──────── Entries supplied ────────

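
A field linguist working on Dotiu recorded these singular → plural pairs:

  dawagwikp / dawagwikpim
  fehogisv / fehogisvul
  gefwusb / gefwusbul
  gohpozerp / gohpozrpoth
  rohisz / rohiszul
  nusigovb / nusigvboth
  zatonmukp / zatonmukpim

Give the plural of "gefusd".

gefwusb and nusigovb both end in -b yet inflect differently (gefwusbul, nusigvboth), so the final letter is not what conditions the rule; the second-to-last letter is.
"gefusd" has second-to-last letter 's'. The stems whose second-to-last letter is 's' (rohisz → rohiszul, gefwusb → gefwusbul, fehogisv → fehogisvul) add -ul.
The other patterns: stems whose second-to-last letter is 'k' add -im; stems whose second-to-last letter is 'r' or 'v' delete the last vowel and add -oth.
So gefusd → gefusdul.

gefusdul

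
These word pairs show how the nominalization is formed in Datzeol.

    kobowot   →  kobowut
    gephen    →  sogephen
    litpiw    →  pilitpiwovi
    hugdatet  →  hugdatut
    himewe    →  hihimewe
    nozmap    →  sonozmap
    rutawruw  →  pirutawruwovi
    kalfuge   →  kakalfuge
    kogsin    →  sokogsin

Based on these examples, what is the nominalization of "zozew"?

pizozewovi

"zozew" ends in -w. The stems ending in -w (litpiw → pilitpiwovi, rutawruw → pirutawruwovi) add pi- … -ovi around the stem.
The other patterns: stems ending in -e repeat the first consonant+vowel as a prefix; stems ending in -t change the last vowel to 'u'; stems ending in -n or -p add the prefix so-.
So zozew → pizozewovi.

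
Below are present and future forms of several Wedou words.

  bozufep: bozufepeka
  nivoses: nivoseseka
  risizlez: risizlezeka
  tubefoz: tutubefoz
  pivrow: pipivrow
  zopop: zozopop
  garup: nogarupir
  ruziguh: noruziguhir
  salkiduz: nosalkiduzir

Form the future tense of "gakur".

risizlez and tubefoz both end in -z yet inflect differently (risizlezeka, tutubefoz), so the final letter is not what conditions the rule; the last vowel is.
"gakur" has last vowel 'u'. The stems whose last vowel is 'u' (garup → nogarupir, ruziguh → noruziguhir, salkiduz → nosalkiduzir) add no- … -ir around the stem.
So gakur → nogakurir.

nogakurir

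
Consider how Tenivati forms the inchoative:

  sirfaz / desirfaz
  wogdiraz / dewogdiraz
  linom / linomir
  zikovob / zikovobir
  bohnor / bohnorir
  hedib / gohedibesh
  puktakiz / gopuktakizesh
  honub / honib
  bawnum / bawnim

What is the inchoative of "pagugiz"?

gopagugizesh

"pagugiz" has last vowel 'i'. The stems whose last vowel is 'i' (hedib → gohedibesh, puktakiz → gopuktakizesh) add go- … -esh around the stem.
So pagugiz → gopagugizesh.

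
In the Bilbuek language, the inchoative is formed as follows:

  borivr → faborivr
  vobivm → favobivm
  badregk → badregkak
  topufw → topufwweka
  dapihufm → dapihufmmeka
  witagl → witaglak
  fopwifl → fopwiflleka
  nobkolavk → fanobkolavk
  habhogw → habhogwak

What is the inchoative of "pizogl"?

fopwifl and witagl both end in -l yet inflect differently (fopwiflleka, witaglak), so the final letter is not what conditions the rule; the second-to-last letter is.
"pizogl" has second-to-last letter 'g'. The stems whose second-to-last letter is 'g' (badregk → badregkak, witagl → witaglak, habhogw → habhogwak) add -ak.
The other patterns: stems whose second-to-last letter is 'f' double the final consonant and add -eka; stems whose second-to-last letter is 'v' add the prefix fa-.
So pizogl → pizoglak.

pizoglak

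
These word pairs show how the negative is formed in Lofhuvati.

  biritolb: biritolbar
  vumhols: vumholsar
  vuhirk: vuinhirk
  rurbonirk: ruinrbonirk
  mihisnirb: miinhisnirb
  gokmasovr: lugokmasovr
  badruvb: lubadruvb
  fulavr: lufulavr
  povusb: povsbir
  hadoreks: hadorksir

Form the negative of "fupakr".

"fupakr" has second-to-last letter 'k'. The one such stem in the data (hadoreks → hadorksir) deletes the last vowel and adds -ir (as does povusb), so the same rule applies.
So fupakr → fupkrir.

fupkrir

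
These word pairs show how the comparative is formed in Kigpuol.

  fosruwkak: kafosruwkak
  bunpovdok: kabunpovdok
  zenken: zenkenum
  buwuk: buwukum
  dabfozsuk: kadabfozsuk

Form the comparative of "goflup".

goflupum

"goflup" has 2 vowels. The stems with 2 vowels (buwuk → buwukum, zenken → zenkenum) add -um.
The other pattern: stems with 3 vowels add the prefix ka-.
So goflup → goflupum.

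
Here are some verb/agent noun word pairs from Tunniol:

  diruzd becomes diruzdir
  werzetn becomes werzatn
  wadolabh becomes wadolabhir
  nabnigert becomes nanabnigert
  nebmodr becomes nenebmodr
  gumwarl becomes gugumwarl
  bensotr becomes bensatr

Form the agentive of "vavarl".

"vavarl" has second-to-last letter 'r'. The stems whose second-to-last letter is 'r' (gumwarl → gugumwarl, nabnigert → nanabnigert) repeat the first consonant+vowel as a prefix.
The other patterns: stems whose second-to-last letter is 't' change the last vowel to 'a'; stems whose second-to-last letter is 'b' or 'z' add -ir.
So vavarl → vavavarl.

vavavarl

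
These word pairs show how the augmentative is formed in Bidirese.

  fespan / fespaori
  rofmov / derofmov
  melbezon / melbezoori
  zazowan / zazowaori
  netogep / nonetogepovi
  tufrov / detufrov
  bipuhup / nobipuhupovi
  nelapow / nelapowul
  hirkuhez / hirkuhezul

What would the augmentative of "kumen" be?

tufrov and melbezon both have last vowel 'o' yet inflect differently (detufrov, melbezoori), so the last vowel is not what conditions the rule; the final letter is.
"kumen" ends in -n. The stems ending in -n (melbezon → melbezoori, fespan → fespaori, zazowan → zazowaori) drop the final letter and add -ori.
The other patterns: stems ending in -v add the prefix de-; stems ending in -p add no- … -ovi around the stem; stems ending in -w or -z add -ul.
So kumen → kumeori.

kumeori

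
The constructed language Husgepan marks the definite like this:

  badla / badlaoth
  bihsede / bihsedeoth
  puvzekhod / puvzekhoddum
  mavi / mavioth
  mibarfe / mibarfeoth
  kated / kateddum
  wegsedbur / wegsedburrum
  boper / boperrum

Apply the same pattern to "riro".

rirooth

mibarfe and boper both have last vowel 'e' yet inflect differently (mibarfeoth, boperrum), so the last vowel is not what conditions the rule; whether the stem ends in a vowel or a consonant is.
"riro" ends in a vowel. The stems ending in a vowel (badla → badlaoth, mibarfe → mibarfeoth, bihsede → bihsedeoth) add -oth.
The other pattern: stems ending in a consonant double the final consonant and add -um.
So riro → rirooth.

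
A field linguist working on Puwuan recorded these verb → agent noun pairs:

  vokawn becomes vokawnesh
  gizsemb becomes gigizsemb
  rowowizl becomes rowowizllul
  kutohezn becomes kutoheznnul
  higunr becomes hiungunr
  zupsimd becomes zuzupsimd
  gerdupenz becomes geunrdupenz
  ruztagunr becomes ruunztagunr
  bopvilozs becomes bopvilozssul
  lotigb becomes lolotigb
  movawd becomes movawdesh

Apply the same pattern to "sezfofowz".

vokawn and kutohezn both end in -n yet inflect differently (vokawnesh, kutoheznnul), so the final letter is not what conditions the rule; the second-to-last letter is.
"sezfofowz" has second-to-last letter 'w'. The stems whose second-to-last letter is 'w' (vokawn → vokawnesh, movawd → movawdesh) add -esh.
So sezfofowz → sezfofowzesh.

sezfofowzesh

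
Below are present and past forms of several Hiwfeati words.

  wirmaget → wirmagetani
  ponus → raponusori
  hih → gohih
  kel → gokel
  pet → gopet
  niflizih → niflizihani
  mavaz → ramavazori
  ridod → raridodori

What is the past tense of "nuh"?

"nuh" has 1 vowel. The stems with 1 vowel (pet → gopet, kel → gokel, hih → gohih) add the prefix go-.
The other patterns: stems with 2 vowels add ra- … -ori around the stem; stems with 3 vowels add -ani.
So nuh → gonuh.

gonuh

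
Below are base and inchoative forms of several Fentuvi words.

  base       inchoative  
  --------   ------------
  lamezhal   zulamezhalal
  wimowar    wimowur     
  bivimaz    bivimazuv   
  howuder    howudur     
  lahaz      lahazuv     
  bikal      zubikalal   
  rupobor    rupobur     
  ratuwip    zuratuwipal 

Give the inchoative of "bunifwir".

bunifwur

lamezhal and wimowar both have last vowel 'a' yet inflect differently (zulamezhalal, wimowur), so the last vowel is not what conditions the rule; the final letter is.
"bunifwir" ends in -r. The stems ending in -r (wimowar → wimowur, howuder → howudur, rupobor → rupobur) change the last vowel to 'u'.
The other patterns: stems ending in -l or -p add zu- … -al around the stem; stems ending in -z add -uv.
So bunifwir → bunifwur.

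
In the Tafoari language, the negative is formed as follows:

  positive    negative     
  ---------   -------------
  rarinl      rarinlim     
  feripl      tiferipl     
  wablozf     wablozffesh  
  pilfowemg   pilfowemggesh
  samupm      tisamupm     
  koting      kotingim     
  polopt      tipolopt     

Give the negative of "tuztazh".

tuztazhhesh

pilfowemg and koting both end in -g yet inflect differently (pilfowemggesh, kotingim), so the final letter is not what conditions the rule; the second-to-last letter is.
"tuztazh" has second-to-last letter 'z'. The one such stem in the data (wablozf → wablozffesh) doubles the final consonant and adds -esh (as does pilfowemg), so the same rule applies.
So tuztazh → tuztazhhesh.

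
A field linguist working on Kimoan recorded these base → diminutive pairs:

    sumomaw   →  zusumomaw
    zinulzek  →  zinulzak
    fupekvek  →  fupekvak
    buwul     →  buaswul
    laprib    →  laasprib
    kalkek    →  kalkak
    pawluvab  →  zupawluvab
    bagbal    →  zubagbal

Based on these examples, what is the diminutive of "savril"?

"savril" has last vowel 'i'. The one such stem in the data (laprib → laasprib) inserts -as- after the first vowel (as does buwul), so the same rule applies.
So savril → saasvril.

saasvril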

────────

• [What you have to do] The reply should consist solely of the lines of the data, exact, from the opening line through the line with "zatonmukp / zatonmukpim", inclusive.

• [Solution to the exercise]
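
A field linguist working on Dotiu recorded these singular → plural pairs:

  dawagwikp / dawagwikpim
  fehogisv / fehogisvul
  gefwusb / gefwusbul
  gohpozerp / gohpozrpoth
  rohisz / rohiszul
  nusigovb / nusigvboth
  zatonmukp / zatonmukpim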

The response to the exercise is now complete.